[[ Records for the exercise open ]]
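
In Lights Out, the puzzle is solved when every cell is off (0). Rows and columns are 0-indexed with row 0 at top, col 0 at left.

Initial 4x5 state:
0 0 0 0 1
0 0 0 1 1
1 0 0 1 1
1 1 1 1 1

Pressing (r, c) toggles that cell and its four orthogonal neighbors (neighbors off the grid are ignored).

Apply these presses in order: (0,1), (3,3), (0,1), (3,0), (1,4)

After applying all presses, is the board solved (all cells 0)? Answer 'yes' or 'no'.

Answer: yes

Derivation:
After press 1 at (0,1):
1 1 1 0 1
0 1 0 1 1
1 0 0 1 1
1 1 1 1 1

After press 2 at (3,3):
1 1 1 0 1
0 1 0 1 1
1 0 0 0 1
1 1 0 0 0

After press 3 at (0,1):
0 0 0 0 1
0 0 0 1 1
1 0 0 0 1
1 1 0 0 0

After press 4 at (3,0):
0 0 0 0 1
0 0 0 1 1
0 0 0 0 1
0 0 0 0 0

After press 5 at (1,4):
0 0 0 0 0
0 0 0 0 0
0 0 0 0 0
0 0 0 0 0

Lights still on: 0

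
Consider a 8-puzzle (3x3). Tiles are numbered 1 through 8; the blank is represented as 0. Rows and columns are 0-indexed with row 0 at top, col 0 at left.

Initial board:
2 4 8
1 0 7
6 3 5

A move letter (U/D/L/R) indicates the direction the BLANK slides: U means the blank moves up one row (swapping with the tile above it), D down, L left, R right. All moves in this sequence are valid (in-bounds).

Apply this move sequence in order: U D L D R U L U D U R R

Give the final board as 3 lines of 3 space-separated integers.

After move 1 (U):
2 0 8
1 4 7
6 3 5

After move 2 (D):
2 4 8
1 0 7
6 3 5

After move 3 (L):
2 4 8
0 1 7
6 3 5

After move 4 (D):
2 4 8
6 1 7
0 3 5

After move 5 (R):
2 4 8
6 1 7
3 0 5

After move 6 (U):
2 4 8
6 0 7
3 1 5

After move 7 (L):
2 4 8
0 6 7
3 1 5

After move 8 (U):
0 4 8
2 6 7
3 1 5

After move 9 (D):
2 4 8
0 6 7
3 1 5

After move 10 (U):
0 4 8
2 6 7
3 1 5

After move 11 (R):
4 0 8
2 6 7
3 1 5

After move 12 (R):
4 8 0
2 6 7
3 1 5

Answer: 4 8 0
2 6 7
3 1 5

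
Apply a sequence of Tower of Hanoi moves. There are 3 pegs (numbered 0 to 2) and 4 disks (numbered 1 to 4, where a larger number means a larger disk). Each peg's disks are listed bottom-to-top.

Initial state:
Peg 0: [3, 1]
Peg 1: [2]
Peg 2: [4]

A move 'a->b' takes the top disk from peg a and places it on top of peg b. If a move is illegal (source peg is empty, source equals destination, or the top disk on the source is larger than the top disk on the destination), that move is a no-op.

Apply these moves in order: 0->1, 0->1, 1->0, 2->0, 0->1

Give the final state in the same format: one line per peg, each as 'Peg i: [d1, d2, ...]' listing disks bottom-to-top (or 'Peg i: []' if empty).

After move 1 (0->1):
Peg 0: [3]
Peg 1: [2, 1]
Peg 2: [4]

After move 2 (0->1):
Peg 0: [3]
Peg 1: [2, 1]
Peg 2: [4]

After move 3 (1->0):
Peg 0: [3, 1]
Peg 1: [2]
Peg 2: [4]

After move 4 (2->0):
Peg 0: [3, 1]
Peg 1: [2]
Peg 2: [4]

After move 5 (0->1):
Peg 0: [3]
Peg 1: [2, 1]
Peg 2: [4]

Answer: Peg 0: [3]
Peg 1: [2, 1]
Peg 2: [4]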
[[ Records for the exercise closed ]]
[[ Records for the exercise open ]]
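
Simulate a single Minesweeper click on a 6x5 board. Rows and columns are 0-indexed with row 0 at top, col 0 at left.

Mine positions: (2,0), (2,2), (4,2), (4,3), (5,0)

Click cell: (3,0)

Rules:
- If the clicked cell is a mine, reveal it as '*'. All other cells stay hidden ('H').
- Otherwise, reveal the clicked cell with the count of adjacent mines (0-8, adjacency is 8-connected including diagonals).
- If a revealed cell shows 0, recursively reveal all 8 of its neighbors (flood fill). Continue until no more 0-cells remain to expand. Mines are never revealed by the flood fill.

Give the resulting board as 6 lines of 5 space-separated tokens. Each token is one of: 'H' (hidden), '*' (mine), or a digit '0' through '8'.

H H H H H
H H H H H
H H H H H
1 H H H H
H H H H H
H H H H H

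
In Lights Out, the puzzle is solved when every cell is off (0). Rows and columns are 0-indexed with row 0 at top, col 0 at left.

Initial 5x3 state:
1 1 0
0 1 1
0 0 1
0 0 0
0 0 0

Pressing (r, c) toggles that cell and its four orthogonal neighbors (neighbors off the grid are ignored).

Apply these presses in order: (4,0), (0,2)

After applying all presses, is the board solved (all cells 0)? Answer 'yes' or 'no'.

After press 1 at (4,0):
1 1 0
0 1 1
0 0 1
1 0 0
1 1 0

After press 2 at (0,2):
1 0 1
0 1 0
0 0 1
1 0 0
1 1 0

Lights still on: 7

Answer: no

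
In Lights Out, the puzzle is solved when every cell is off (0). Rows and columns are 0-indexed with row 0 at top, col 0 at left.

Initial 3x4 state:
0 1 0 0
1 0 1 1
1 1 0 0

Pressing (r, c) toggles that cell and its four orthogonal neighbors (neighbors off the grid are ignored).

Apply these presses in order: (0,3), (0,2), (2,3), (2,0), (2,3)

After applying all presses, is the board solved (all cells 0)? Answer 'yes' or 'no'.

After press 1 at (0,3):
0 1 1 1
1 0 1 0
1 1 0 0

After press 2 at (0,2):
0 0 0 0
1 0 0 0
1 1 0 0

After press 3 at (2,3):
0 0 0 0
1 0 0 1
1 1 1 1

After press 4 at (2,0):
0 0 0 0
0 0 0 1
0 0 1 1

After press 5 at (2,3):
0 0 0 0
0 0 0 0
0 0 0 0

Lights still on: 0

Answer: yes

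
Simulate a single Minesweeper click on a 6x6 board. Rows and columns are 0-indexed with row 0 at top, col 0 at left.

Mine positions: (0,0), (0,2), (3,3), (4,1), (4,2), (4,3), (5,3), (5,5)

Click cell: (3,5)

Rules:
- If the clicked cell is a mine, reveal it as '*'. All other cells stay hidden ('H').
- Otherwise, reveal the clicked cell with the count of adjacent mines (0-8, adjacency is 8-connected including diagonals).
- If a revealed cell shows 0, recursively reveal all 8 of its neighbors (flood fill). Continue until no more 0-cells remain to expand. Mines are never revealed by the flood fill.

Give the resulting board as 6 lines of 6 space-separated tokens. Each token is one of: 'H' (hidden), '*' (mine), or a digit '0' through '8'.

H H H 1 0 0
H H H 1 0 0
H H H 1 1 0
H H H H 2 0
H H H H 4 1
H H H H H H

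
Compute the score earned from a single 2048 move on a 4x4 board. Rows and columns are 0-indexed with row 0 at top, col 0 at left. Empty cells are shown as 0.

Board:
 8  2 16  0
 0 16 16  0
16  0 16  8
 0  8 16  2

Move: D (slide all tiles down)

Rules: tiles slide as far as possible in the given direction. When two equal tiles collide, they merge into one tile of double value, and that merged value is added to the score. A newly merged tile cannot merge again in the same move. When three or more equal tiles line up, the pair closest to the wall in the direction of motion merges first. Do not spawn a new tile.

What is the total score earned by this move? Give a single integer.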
[[ Records for the exercise closed ]]
Exercise goal » All lines with the word "larger" should be copied from the material above.

Task output »
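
Apply a sequence of Tower of Hanoi moves. There are 3 pegs (numbered 0 to 2) and 4 disks (numbered 1 to 4, where a larger number means a larger disk). Each peg's disks are listed bottom-to-top.
A move 'a->b' takes the top disk from peg a and places it on top of peg b. If a move is illegal (source peg is empty, source equals destination, or the top disk on the source is larger than the top disk on the destination), that move is a no-op.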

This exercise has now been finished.